*** MATERIAL SHOWN ***

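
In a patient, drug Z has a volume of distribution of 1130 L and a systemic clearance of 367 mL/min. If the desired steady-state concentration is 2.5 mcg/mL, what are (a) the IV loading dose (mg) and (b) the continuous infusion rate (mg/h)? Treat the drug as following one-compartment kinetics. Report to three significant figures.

(a) 2830 mg; (b) 55.1 mg/h

Loading: fill Vd to C_target → 1130 L × 2.5 mg/L = 2825 mg
CL = 367 mL/min = 367 × 0.06 = 22.02 L/h
Infusion rate = 22.02 L/h × 2.5 mg/L = 55.05 mg/h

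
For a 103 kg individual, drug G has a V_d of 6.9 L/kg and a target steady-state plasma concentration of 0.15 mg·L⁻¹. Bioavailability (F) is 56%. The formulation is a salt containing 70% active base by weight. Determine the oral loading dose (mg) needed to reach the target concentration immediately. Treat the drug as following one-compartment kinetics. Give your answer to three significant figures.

272 mg

Vd(total) = 103 kg × 6.9 L/kg = 710.7 L
The loading dose fills Vd to the target concentration.
LD = Vd × C / F / S = 710.7 × 0.1500 / 0.56 / 0.7 = 272.0 mg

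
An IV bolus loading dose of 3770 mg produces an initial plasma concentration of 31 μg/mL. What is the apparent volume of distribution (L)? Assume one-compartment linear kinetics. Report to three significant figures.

Immediately after an IV bolus, C₀ = Dose / Vd, so Vd = Dose / C₀.
Vd = 3770 / 31 = 121.6 L

122 L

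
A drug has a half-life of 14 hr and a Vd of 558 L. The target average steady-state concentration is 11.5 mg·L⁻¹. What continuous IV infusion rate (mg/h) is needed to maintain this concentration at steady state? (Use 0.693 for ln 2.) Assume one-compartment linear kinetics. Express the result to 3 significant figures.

318 mg/h

CL = 0.693 × Vd / t½ = 0.693 × 558.0 / 14 = 27.62 L/h
Infusion rate = CL × Css = 27.62 × 11.5 = 317.6 mg/h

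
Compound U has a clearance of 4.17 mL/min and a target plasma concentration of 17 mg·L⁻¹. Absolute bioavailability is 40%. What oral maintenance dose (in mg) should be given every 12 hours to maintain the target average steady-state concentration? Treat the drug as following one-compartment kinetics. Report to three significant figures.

128 mg

Convert clearance: 4.17 mL/min × 60 min/h ÷ 1000 mL/L = 0.2502 L/h
D = CL × Css × τ / F = 0.2502 × 17 × 12 / 0.4 = 127.6 mg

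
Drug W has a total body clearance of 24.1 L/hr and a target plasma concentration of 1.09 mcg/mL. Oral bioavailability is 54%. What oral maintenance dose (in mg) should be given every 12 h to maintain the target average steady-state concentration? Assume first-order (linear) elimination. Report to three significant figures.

D = CL × Css × τ / F = 24.10 × 1.09 × 12 / 0.54 = 583.8 mg

584 mg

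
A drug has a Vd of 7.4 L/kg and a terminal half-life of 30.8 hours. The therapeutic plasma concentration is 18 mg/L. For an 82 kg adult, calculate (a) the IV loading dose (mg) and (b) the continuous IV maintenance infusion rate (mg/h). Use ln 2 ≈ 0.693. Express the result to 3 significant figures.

Total Vd = 7.4 × 82 = 606.8 L
LD = Vd × C = 606.8 × 18 = 10920 mg
CL = 0.693 × Vd / t½ = 0.693 × 606.8 / 30.8 = 13.65 L/h
Infusion rate = CL × Css = 13.65 × 18 = 245.7 mg/h

(a) 10900 mg; (b) 246 mg/h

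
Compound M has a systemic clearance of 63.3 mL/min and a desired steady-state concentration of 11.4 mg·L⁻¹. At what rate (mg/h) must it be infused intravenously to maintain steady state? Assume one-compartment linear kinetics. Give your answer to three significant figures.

43.3 mg/h

CL = 63.3 mL/min = 63.3 × 0.06 = 3.798 L/h
R₀ = 3.798 × 11.4 = 43.30 mg/h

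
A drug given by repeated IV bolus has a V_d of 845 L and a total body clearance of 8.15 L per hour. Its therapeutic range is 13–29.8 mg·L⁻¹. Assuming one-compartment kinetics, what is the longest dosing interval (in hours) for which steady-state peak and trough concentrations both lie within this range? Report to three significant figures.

k = CL / Vd = 8.150 / 845.0 = 0.009645 h⁻¹
Between IV bolus doses, concentration decays as C = C₀·e^(−kτ), so C_peak/C_trough = e^(kτ).
τ_max = ln(C_peak/C_trough) / k = ln(29.8/13) / 0.009645 = 0.8296 / 0.009645 = 86.01 h

86.0 h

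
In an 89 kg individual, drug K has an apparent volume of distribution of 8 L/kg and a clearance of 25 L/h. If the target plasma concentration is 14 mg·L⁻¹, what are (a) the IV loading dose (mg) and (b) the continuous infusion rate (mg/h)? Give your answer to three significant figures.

Vd = 8 L/kg × 89 kg = 712.0 L
Loading: fill Vd to C_target → 712.0 L × 14 mg/L = 9968 mg
Maintenance: replace elimination → rate = CL × Css = 25.00 × 14 = 350.0 mg/h

(a) 9970 mg; (b) 350 mg/h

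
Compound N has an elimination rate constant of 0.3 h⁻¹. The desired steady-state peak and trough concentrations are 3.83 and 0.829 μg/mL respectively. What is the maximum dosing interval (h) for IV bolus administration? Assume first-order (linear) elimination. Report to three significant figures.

Between IV bolus doses, concentration decays as C = C₀·e^(−kτ), so C_peak/C_trough = e^(kτ).
τ_max = ln(C_peak/C_trough) / k = ln(3.83/0.829) / 0.3000 = 1.530 / 0.3000 = 5.100 h

5.10 h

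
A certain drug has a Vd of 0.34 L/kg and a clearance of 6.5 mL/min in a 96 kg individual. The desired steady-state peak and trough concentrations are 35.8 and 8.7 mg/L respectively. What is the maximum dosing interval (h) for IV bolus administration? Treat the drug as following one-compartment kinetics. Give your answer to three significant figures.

Total Vd = 0.34 × 96 = 32.64 L
CL = 6.5 mL/min = 6.5 × 0.06 = 0.3900 L/h
k = CL / Vd = 0.3900 / 32.64 = 0.01195 h⁻¹
Between IV bolus doses, concentration decays as C = C₀·e^(−kτ), so C_peak/C_trough = e^(kτ).
τ_max = ln(C_peak/C_trough) / k = ln(35.8/8.7) / 0.01195 = 1.415 / 0.01195 = 118.4 h

118 h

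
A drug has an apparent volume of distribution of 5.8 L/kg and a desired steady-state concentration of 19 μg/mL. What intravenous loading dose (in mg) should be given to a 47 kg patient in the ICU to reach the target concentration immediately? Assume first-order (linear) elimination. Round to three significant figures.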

*** End of MATERIAL SHOWN ***

# PROBLEM TO WORK ON:
The data above must be repeated in its entirety, exactly as given.

# REPLY TO THE TASK:
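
In a patient, drug Z has a volume of distribution of 1130 L and a systemic clearance of 367 mL/min. If the desired steady-state concentration is 2.5 mcg/mL, what are (a) the IV loading dose (mg) and (b) the continuous infusion rate (mg/h)? Treat the drug as following one-compartment kinetics. Report to three significant figures.

(a) 2830 mg; (b) 55.1 mg/h

Loading: fill Vd to C_target → 1130 L × 2.5 mg/L = 2825 mg
CL = 367 mL/min = 367 × 0.06 = 22.02 L/h
Infusion rate = 22.02 L/h × 2.5 mg/L = 55.05 mg/h

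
For a 103 kg individual, drug G has a V_d of 6.9 L/kg and a target steady-state plasma concentration of 0.15 mg·L⁻¹. Bioavailability (F) is 56%. The formulation is a salt containing 70% active base by weight. Determine the oral loading dose (mg) needed to reach the target concentration immediately. Treat the drug as following one-compartment kinetics. Give your answer to three significant figures.

272 mg

Vd(total) = 103 kg × 6.9 L/kg = 710.7 L
The loading dose fills Vd to the target concentration.
LD = Vd × C / F / S = 710.7 × 0.1500 / 0.56 / 0.7 = 272.0 mg

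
An IV bolus loading dose of 3770 mg produces an initial plasma concentration of 31 μg/mL. What is the apparent volume of distribution (L)? Assume one-compartment linear kinetics. Report to three significant figures.

Immediately after an IV bolus, C₀ = Dose / Vd, so Vd = Dose / C₀.
Vd = 3770 / 31 = 121.6 L

122 L

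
A drug has a half-life of 14 hr and a Vd of 558 L. The target average steady-state concentration is 11.5 mg·L⁻¹. What continuous IV infusion rate (mg/h) is needed to maintain this concentration at steady state? (Use 0.693 for ln 2.) Assume one-compartment linear kinetics. Express the result to 3 significant figures.

318 mg/h

CL = 0.693 × Vd / t½ = 0.693 × 558.0 / 14 = 27.62 L/h
Infusion rate = CL × Css = 27.62 × 11.5 = 317.6 mg/h

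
Compound U has a clearance of 4.17 mL/min and a target plasma concentration of 17 mg·L⁻¹. Absolute bioavailability is 40%. What oral maintenance dose (in mg) should be given every 12 hours to maintain the target average steady-state concentration? Treat the drug as following one-compartment kinetics. Report to three significant figures.

128 mg

Convert clearance: 4.17 mL/min × 60 min/h ÷ 1000 mL/L = 0.2502 L/h
D = CL × Css × τ / F = 0.2502 × 17 × 12 / 0.4 = 127.6 mg

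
Drug W has a total body clearance of 24.1 L/hr and a target plasma concentration of 1.09 mcg/mL. Oral bioavailability is 54%. What oral maintenance dose (in mg) should be given every 12 h to maintain the target average steady-state concentration? Assume first-order (linear) elimination. Report to three significant figures.

D = CL × Css × τ / F = 24.10 × 1.09 × 12 / 0.54 = 583.8 mg

584 mg

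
A drug has a Vd of 7.4 L/kg and a terminal half-life of 30.8 hours. The therapeutic plasma concentration is 18 mg/L. For an 82 kg adult, calculate (a) the IV loading dose (mg) and (b) the continuous IV maintenance infusion rate (mg/h). Use ln 2 ≈ 0.693. Express the result to 3 significant figures.

Total Vd = 7.4 × 82 = 606.8 L
LD = Vd × C = 606.8 × 18 = 10920 mg
CL = 0.693 × Vd / t½ = 0.693 × 606.8 / 30.8 = 13.65 L/h
Infusion rate = CL × Css = 13.65 × 18 = 245.7 mg/h

(a) 10900 mg; (b) 246 mg/h

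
Compound M has a systemic clearance of 63.3 mL/min and a desired steady-state concentration of 11.4 mg·L⁻¹. At what rate (mg/h) must it be infused intravenously to maintain steady state? Assume one-compartment linear kinetics. Give your answer to three significant figures.

43.3 mg/h

CL = 63.3 mL/min = 63.3 × 0.06 = 3.798 L/h
R₀ = 3.798 × 11.4 = 43.30 mg/h

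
A drug given by repeated IV bolus has a V_d of 845 L and a total body clearance of 8.15 L per hour. Its therapeutic range is 13–29.8 mg·L⁻¹. Assuming one-compartment kinetics, what is the longest dosing interval (in hours) for which steady-state peak and trough concentrations both lie within this range? Report to three significant figures.

k = CL / Vd = 8.150 / 845.0 = 0.009645 h⁻¹
Between IV bolus doses, concentration decays as C = C₀·e^(−kτ), so C_peak/C_trough = e^(kτ).
τ_max = ln(C_peak/C_trough) / k = ln(29.8/13) / 0.009645 = 0.8296 / 0.009645 = 86.01 h

86.0 h

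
In an 89 kg individual, drug K has an apparent volume of distribution of 8 L/kg and a clearance of 25 L/h. If the target plasma concentration is 14 mg·L⁻¹, what are (a) the IV loading dose (mg) and (b) the continuous infusion rate (mg/h)? Give your answer to three significant figures.

Vd = 8 L/kg × 89 kg = 712.0 L
Loading: fill Vd to C_target → 712.0 L × 14 mg/L = 9968 mg
Maintenance: replace elimination → rate = CL × Css = 25.00 × 14 = 350.0 mg/h

(a) 9970 mg; (b) 350 mg/h

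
Compound N has an elimination rate constant of 0.3 h⁻¹. The desired steady-state peak and trough concentrations are 3.83 and 0.829 μg/mL respectively. What is the maximum dosing interval (h) for IV bolus administration? Assume first-order (linear) elimination. Report to three significant figures.

Between IV bolus doses, concentration decays as C = C₀·e^(−kτ), so C_peak/C_trough = e^(kτ).
τ_max = ln(C_peak/C_trough) / k = ln(3.83/0.829) / 0.3000 = 1.530 / 0.3000 = 5.100 h

5.10 h

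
A certain drug has a Vd of 0.34 L/kg and a clearance of 6.5 mL/min in a 96 kg individual. The desired steady-state peak and trough concentrations are 35.8 and 8.7 mg/L respectively. What is the maximum dosing interval (h) for IV bolus administration? Treat the drug as following one-compartment kinetics. Give your answer to three significant figures.

Total Vd = 0.34 × 96 = 32.64 L
CL = 6.5 mL/min = 6.5 × 0.06 = 0.3900 L/h
k = CL / Vd = 0.3900 / 32.64 = 0.01195 h⁻¹
Between IV bolus doses, concentration decays as C = C₀·e^(−kτ), so C_peak/C_trough = e^(kτ).
τ_max = ln(C_peak/C_trough) / k = ln(35.8/8.7) / 0.01195 = 1.415 / 0.01195 = 118.4 h

118 h

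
A drug has an apparent volume of distribution of 5.8 L/kg and a desired steady-state concentration of 19 μg/mL. What intravenous loading dose (in mg) should be given to a 47 kg patient in the ICU to reach the target concentration immediately? Assume first-order (linear) elimination. Round to three significant figures.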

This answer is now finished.